## Excerpts from a dataset
════════════════

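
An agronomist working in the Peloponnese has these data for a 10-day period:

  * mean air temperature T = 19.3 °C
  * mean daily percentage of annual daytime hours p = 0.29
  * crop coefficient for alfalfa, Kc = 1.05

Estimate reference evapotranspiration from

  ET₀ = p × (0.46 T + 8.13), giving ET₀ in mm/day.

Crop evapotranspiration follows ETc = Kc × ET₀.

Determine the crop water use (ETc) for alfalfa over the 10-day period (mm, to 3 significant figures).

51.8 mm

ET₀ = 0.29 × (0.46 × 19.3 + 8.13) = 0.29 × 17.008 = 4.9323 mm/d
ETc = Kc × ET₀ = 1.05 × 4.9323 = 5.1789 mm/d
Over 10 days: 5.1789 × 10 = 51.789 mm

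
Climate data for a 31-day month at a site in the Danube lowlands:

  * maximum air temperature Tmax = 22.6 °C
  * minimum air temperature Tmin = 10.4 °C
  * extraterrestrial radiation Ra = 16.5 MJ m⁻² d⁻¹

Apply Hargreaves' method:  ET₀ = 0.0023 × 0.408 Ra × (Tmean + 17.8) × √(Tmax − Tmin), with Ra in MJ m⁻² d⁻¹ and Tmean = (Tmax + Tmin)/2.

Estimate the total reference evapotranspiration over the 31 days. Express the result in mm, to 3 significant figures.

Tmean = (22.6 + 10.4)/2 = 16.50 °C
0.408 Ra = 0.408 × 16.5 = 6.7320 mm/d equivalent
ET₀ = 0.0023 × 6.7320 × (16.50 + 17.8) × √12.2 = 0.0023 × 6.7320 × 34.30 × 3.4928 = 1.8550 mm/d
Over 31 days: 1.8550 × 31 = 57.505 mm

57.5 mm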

════════════════

## Task goal
Search the data for "Tmin" and list every line in which it occurs.

## Written answer
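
  * minimum air temperature Tmin = 10.4 °C
Apply Hargreaves' method:  ET₀ = 0.0023 × 0.408 Ra × (Tmean + 17.8) × √(Tmax − Tmin), with Ra in MJ m⁻² d⁻¹ and Tmean = (Tmax + Tmin)/2.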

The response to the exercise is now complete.